BRIEF
Among the entries below, please repeat exactly and only the lines from the line containing "(-6, 3). Obstacle" to the line containing "Two circular bodies", both lines included.

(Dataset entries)
^^^^

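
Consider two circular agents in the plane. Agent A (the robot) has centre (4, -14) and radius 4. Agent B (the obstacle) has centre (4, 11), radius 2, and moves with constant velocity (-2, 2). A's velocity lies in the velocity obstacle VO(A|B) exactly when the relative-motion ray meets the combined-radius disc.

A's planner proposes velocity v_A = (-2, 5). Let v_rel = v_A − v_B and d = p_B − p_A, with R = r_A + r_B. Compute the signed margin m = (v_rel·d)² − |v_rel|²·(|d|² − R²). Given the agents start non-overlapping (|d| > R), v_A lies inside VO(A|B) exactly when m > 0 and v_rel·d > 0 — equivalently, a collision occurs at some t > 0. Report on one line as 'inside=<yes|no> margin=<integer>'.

d = (0, 25),  |d|² = 625;  R = 4+2 = 6,  c = 625−6² = 589
v_rel = (0, 3),  |v_rel|² = 9;  v_rel·d = (0)·(0) + (3)·(25) = 75
9·t² − 150·t + 589 = 0  ⇒  m = 75² − 9·589 = 324
m = 324 > 0,  v_rel·d = 75 > 0  ⇒  inside

inside=yes margin=324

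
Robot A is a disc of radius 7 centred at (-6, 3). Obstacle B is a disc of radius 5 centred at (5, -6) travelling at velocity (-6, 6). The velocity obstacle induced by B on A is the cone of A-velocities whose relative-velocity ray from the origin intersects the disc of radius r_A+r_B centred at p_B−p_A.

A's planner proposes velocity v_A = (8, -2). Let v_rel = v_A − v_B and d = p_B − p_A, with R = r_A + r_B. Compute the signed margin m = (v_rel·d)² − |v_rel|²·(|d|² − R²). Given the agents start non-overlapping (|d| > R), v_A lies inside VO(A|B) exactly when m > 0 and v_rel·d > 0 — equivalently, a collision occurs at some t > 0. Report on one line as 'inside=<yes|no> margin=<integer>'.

d = (11, -9),  |d|² = 202;  R = 7+5 = 12,  c = 202−12² = 58
v_rel = (14, -8),  |v_rel|² = 260;  v_rel·d = (14)·(11) + (-8)·(-9) = 226
260·t² − 452·t + 58 = 0  ⇒  m = 226² − 260·58 = 35996
m = 35996 > 0,  v_rel·d = 226 > 0  ⇒  inside

inside=yes margin=35996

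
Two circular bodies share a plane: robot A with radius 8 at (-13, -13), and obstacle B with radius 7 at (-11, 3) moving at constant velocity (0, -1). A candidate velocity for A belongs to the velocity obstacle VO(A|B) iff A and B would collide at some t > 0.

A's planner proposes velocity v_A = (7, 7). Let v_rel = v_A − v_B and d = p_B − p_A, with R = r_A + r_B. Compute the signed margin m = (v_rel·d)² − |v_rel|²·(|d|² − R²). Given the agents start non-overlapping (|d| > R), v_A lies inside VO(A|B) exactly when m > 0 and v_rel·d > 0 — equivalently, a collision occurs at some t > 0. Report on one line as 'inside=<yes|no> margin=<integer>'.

d = (2, 16),  |d|² = 260;  R = 8+7 = 15,  c = 260−15² = 35
v_rel = (7, 8),  |v_rel|² = 113;  v_rel·d = (7)·(2) + (8)·(16) = 142
113·t² − 284·t + 35 = 0  ⇒  m = 142² − 113·35 = 16209
m = 16209 > 0,  v_rel·d = 142 > 0  ⇒  inside

inside=yes margin=16209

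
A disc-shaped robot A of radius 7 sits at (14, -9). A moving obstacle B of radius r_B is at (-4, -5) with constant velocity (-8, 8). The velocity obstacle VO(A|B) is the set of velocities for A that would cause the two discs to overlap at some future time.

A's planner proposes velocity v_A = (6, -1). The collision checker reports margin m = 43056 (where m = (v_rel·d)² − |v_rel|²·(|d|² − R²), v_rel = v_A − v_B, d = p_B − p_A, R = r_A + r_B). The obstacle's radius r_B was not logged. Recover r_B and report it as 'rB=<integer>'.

m = 43056
d = (-18, 4);  v_rel = (14, -9),  |v_rel|² = 277
v_rel×d = (14)·(4) − (-9)·(-18) = -106
since m = R²·277 − (-106)²:  R² = (11236 + 43056) / 277 = 196
R = √196 = 14  ⇒  r_B = 14 − 7 = 7

rB=7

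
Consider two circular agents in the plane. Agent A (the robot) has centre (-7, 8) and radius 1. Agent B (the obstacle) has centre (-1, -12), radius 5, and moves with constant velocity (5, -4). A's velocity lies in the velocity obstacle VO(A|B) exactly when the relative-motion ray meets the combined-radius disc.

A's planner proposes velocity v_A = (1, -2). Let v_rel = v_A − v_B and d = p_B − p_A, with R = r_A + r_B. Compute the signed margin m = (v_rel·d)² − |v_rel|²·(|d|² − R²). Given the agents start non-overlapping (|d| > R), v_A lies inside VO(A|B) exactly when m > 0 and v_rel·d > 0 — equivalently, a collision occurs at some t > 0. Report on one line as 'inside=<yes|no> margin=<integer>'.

d = (6, -20),  |d|² = 436;  R = 1+5 = 6,  c = 436−6² = 400
v_rel = (-4, 2),  |v_rel|² = 20;  v_rel·d = (-4)·(6) + (2)·(-20) = -64
20·t² + 128·t + 400 = 0  ⇒  m = (-64)² − 20·400 = -3904
m = -3904 < 0,  v_rel·d = -64 < 0  ⇒  outside

inside=no margin=-3904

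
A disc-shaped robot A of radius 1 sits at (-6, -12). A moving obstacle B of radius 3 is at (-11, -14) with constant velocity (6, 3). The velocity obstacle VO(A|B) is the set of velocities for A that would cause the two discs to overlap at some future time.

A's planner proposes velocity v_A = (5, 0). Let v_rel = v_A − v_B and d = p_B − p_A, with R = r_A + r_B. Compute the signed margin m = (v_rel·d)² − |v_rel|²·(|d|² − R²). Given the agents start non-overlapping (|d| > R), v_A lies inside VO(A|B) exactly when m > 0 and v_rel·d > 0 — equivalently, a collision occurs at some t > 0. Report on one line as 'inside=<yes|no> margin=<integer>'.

d = (-5, -2),  |d|² = 29;  R = 1+3 = 4,  c = 29−4² = 13
v_rel = (-1, -3),  |v_rel|² = 10;  v_rel·d = (-1)·(-5) + (-3)·(-2) = 11
10·t² − 22·t + 13 = 0  ⇒  m = 11² − 10·13 = -9
m = -9 < 0,  v_rel·d = 11 > 0  ⇒  outside

inside=no margin=-9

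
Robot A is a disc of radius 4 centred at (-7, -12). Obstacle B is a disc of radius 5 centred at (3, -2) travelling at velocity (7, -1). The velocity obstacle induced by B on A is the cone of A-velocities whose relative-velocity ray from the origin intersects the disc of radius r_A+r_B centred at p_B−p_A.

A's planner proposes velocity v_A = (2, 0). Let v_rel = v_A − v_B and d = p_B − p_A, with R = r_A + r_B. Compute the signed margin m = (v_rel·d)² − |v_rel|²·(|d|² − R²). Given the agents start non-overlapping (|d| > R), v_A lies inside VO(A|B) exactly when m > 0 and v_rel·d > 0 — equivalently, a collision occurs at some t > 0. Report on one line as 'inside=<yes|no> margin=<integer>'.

d = (10, 10),  |d|² = 200;  R = 4+5 = 9,  c = 200−9² = 119
v_rel = (-5, 1),  |v_rel|² = 26;  v_rel·d = (-5)·(10) + (1)·(10) = -40
26·t² + 80·t + 119 = 0  ⇒  m = (-40)² − 26·119 = -1494
m = -1494 < 0,  v_rel·d = -40 < 0  ⇒  outside

inside=no margin=-1494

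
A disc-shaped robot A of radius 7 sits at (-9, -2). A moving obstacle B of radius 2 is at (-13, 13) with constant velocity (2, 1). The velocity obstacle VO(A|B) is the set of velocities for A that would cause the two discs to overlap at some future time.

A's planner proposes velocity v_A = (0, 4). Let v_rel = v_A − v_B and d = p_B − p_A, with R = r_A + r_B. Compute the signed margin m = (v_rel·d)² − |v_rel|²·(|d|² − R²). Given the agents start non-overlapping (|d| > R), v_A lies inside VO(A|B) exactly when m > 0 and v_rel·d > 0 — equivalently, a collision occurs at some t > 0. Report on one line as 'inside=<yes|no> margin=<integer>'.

d = (-4, 15),  |d|² = 241;  R = 7+2 = 9,  c = 241−9² = 160
v_rel = (-2, 3),  |v_rel|² = 13;  v_rel·d = (-2)·(-4) + (3)·(15) = 53
13·t² − 106·t + 160 = 0  ⇒  m = 53² − 13·160 = 729
m = 729 > 0,  v_rel·d = 53 > 0  ⇒  inside

inside=yes margin=729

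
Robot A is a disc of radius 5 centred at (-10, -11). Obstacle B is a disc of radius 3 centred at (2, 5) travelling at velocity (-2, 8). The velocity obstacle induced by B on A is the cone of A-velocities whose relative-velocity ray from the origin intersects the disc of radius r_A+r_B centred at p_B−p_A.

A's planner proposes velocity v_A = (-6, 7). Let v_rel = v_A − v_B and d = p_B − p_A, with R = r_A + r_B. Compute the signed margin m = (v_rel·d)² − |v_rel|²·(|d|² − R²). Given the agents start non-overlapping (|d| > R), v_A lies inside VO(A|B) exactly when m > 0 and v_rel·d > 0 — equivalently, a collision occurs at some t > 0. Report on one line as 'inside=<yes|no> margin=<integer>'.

d = (12, 16),  |d|² = 400;  R = 5+3 = 8,  c = 400−8² = 336
v_rel = (-4, -1),  |v_rel|² = 17;  v_rel·d = (-4)·(12) + (-1)·(16) = -64
17·t² + 128·t + 336 = 0  ⇒  m = (-64)² − 17·336 = -1616
m = -1616 < 0,  v_rel·d = -64 < 0  ⇒  outside

inside=no margin=-1616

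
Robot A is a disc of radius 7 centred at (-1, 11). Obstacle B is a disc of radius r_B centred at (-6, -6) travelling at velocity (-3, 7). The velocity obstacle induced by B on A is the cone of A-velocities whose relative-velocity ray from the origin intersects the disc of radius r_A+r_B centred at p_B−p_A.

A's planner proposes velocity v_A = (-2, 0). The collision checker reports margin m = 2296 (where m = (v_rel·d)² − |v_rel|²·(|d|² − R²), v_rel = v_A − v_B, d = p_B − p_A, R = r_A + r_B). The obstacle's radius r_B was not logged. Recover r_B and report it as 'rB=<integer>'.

m = 2296
d = (-5, -17);  v_rel = (1, -7),  |v_rel|² = 50
v_rel×d = (1)·(-17) − (-7)·(-5) = -52
since m = R²·50 − (-52)²:  R² = (2704 + 2296) / 50 = 100
R = √100 = 10  ⇒  r_B = 10 − 7 = 3

rB=3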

^^^^

RESPONSE BELOW
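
Robot A is a disc of radius 7 centred at (-6, 3). Obstacle B is a disc of radius 5 centred at (5, -6) travelling at velocity (-6, 6). The velocity obstacle induced by B on A is the cone of A-velocities whose relative-velocity ray from the origin intersects the disc of radius r_A+r_B centred at p_B−p_A.

A's planner proposes velocity v_A = (8, -2). Let v_rel = v_A − v_B and d = p_B − p_A, with R = r_A + r_B. Compute the signed margin m = (v_rel·d)² − |v_rel|²·(|d|² − R²). Given the agents start non-overlapping (|d| > R), v_A lies inside VO(A|B) exactly when m > 0 and v_rel·d > 0 — equivalently, a collision occurs at some t > 0. Report on one line as 'inside=<yes|no> margin=<integer>'.

d = (11, -9),  |d|² = 202;  R = 7+5 = 12,  c = 202−12² = 58
v_rel = (14, -8),  |v_rel|² = 260;  v_rel·d = (14)·(11) + (-8)·(-9) = 226
260·t² − 452·t + 58 = 0  ⇒  m = 226² − 260·58 = 35996
m = 35996 > 0,  v_rel·d = 226 > 0  ⇒  inside

inside=yes margin=35996

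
Two circular bodies share a plane: robot A with radius 8 at (-13, -13), and obstacle B with radius 7 at (-11, 3) moving at constant velocity (0, -1). A candidate velocity for A belongs to the velocity obstacle VO(A|B) iff A and B would collide at some t > 0.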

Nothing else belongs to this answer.